START Source material
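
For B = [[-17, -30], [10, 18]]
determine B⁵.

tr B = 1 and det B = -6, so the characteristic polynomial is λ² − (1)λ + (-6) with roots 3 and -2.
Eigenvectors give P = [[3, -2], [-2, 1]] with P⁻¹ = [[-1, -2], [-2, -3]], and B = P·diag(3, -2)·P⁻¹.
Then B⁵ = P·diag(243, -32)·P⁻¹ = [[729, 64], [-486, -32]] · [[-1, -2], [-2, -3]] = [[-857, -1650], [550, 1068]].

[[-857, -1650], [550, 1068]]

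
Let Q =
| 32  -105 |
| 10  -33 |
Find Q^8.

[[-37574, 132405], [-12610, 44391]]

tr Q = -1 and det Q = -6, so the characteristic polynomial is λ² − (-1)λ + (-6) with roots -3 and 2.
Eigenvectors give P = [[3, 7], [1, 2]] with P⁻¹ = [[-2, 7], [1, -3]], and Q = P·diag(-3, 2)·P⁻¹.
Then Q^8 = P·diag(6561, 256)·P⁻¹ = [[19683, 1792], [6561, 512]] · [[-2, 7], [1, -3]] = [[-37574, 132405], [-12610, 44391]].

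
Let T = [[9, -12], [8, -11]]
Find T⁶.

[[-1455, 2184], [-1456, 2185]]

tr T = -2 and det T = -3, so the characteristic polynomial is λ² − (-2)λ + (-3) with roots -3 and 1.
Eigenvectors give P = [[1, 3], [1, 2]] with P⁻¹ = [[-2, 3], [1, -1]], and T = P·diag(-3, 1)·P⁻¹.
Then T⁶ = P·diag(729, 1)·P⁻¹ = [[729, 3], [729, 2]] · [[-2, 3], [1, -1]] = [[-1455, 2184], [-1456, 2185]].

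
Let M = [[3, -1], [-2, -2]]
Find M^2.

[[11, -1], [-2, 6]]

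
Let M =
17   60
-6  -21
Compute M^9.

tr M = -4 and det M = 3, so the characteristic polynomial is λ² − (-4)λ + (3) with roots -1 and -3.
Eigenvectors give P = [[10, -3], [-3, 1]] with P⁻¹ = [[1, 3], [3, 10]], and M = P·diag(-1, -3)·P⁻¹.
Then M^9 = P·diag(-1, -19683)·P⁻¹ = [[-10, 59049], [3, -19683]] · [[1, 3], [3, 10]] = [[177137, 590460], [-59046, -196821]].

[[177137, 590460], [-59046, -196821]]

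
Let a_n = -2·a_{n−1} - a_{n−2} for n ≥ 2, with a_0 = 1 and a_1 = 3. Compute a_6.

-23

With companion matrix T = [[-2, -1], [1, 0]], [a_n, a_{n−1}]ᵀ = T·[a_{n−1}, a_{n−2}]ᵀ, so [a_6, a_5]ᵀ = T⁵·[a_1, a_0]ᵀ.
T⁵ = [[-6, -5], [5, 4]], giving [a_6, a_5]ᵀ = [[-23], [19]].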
END Source material
Repeat word for word from the line holding "Let M = [[3, -1], [-2, -2]]" down to the last line above, including both.

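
Let M = [[3, -1], [-2, -2]]
Find M^2.

[[11, -1], [-2, 6]]

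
Let M =
17   60
-6  -21
Compute M^9.

tr M = -4 and det M = 3, so the characteristic polynomial is λ² − (-4)λ + (3) with roots -1 and -3.
Eigenvectors give P = [[10, -3], [-3, 1]] with P⁻¹ = [[1, 3], [3, 10]], and M = P·diag(-1, -3)·P⁻¹.
Then M^9 = P·diag(-1, -19683)·P⁻¹ = [[-10, 59049], [3, -19683]] · [[1, 3], [3, 10]] = [[177137, 590460], [-59046, -196821]].

[[177137, 590460], [-59046, -196821]]

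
Let a_n = -2·a_{n−1} - a_{n−2} for n ≥ 2, with a_0 = 1 and a_1 = 3. Compute a_6.

-23

With companion matrix T = [[-2, -1], [1, 0]], [a_n, a_{n−1}]ᵀ = T·[a_{n−1}, a_{n−2}]ᵀ, so [a_6, a_5]ᵀ = T⁵·[a_1, a_0]ᵀ.
T⁵ = [[-6, -5], [5, 4]], giving [a_6, a_5]ᵀ = [[-23], [19]].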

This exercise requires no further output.